• Directions
The required output is a word-for-word restatement of the material below, from the line with "Use greedy packing: fit" through its last line, inclusive.

• Records to use

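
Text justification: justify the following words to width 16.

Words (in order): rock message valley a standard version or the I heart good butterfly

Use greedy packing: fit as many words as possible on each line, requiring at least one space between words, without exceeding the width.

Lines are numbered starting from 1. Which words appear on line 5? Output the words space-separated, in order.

Answer: good butterfly

Derivation:
Line 1: ['rock', 'message'] (min_width=12, slack=4)
Line 2: ['valley', 'a'] (min_width=8, slack=8)
Line 3: ['standard', 'version'] (min_width=16, slack=0)
Line 4: ['or', 'the', 'I', 'heart'] (min_width=14, slack=2)
Line 5: ['good', 'butterfly'] (min_width=14, slack=2)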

• The completed task
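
Use greedy packing: fit as many words as possible on each line, requiring at least one space between words, without exceeding the width.

Lines are numbered starting from 1. Which words appear on line 5? Output the words space-separated, in order.

Answer: good butterfly

Derivation:
Line 1: ['rock', 'message'] (min_width=12, slack=4)
Line 2: ['valley', 'a'] (min_width=8, slack=8)
Line 3: ['standard', 'version'] (min_width=16, slack=0)
Line 4: ['or', 'the', 'I', 'heart'] (min_width=14, slack=2)
Line 5: ['good', 'butterfly'] (min_width=14, slack=2)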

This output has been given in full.